▽

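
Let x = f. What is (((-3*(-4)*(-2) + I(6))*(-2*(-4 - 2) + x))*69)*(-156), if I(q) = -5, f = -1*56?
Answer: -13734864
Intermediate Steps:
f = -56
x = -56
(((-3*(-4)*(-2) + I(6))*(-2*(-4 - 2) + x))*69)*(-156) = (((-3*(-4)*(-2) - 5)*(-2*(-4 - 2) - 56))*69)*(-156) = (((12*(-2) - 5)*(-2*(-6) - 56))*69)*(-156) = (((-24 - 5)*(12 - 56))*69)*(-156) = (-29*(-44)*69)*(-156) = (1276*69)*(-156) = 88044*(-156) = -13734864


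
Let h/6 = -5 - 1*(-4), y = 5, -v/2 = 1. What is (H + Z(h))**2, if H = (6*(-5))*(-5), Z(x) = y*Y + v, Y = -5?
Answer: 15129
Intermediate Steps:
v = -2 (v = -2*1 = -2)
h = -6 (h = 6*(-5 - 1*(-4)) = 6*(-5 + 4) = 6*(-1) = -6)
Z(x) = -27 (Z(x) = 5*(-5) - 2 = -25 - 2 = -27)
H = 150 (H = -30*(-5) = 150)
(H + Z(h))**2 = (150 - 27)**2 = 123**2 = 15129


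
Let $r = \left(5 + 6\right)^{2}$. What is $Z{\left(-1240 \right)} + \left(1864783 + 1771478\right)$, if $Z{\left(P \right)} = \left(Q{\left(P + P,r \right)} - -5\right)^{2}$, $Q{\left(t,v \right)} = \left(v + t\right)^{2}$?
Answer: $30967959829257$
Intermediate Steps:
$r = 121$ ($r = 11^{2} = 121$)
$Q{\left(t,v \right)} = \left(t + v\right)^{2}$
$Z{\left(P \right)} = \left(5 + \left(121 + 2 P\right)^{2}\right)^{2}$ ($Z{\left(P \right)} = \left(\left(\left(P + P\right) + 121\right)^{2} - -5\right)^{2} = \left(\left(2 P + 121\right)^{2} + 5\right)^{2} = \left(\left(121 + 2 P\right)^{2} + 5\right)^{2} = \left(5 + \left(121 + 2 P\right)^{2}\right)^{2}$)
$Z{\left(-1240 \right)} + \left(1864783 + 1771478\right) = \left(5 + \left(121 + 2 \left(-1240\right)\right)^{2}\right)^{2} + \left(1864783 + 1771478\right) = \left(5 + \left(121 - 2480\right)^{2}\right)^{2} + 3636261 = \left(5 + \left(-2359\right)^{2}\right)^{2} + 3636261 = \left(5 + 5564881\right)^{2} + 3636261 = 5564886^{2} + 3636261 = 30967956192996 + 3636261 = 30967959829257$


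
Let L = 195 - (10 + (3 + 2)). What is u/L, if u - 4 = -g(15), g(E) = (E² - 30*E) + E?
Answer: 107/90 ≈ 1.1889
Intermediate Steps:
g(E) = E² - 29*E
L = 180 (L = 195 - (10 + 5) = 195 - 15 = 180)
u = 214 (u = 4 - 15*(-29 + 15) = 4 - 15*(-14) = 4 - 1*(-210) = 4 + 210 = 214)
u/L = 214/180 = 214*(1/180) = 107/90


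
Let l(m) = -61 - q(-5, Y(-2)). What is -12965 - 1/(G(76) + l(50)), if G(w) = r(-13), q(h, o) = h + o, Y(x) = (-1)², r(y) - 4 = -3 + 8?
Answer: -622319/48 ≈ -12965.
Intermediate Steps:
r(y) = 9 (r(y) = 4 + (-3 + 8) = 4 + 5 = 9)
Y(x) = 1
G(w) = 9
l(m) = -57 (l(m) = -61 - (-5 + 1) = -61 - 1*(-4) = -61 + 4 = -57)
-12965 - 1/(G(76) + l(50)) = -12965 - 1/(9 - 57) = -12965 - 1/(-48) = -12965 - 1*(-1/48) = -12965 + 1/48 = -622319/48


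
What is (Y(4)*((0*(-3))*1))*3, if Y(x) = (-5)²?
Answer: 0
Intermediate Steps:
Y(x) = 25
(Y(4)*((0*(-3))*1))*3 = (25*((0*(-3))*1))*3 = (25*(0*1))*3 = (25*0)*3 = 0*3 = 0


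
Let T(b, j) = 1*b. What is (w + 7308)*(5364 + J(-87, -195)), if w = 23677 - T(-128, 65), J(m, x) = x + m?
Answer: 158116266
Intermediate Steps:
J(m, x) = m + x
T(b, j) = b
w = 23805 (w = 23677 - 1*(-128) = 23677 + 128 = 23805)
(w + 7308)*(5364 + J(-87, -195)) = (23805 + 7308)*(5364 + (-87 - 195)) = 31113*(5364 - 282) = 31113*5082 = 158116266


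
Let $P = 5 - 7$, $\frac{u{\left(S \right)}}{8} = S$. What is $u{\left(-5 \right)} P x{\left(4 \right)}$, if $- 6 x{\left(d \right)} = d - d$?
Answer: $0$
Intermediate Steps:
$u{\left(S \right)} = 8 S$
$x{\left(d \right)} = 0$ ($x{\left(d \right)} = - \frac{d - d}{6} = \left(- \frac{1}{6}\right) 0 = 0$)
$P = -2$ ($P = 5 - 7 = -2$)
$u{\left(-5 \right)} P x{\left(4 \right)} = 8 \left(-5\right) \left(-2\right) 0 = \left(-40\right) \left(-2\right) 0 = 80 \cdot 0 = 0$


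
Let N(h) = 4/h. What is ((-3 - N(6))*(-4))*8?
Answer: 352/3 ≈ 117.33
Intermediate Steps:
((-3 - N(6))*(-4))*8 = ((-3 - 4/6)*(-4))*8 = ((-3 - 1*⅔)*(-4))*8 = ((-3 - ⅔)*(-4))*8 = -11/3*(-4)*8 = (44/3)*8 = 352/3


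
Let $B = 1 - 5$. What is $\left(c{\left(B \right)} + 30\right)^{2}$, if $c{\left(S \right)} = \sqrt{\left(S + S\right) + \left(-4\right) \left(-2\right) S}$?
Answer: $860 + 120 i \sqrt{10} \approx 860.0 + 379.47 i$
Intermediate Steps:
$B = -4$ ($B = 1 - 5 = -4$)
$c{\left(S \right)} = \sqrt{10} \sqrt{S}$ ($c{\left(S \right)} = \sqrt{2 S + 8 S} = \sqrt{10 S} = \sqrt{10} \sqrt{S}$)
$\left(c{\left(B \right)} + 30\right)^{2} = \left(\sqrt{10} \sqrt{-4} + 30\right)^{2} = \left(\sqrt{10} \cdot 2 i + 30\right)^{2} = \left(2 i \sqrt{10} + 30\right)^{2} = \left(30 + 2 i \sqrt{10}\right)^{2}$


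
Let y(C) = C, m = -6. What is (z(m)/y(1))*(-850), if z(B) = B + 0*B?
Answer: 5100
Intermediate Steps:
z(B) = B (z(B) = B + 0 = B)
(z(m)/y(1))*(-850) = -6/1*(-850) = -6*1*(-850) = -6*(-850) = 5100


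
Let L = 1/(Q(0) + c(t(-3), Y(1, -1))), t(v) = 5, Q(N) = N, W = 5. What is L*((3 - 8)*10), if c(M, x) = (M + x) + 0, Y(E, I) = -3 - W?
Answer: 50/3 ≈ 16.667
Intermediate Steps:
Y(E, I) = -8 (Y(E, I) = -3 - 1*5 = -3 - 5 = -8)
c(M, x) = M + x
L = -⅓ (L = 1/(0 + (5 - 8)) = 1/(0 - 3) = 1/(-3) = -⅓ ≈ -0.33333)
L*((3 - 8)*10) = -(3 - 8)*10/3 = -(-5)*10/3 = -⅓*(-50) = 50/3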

△

WHAT YOU WILL DO: Where does "Answer" occur in the data? Copy each line that has it.

EXERCISE OUTPUT:
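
Answer: -13734864
Answer: 15129
Answer: $30967959829257$
Answer: 107/90 ≈ 1.1889
Answer: -622319/48 ≈ -12965.
Answer: 0
Answer: 158116266
Answer: $0$
Answer: 352/3 ≈ 117.33
Answer: $860 + 120 i \sqrt{10} \approx 860.0 + 379.47 i$
Answer: 5100
Answer: 50/3 ≈ 16.667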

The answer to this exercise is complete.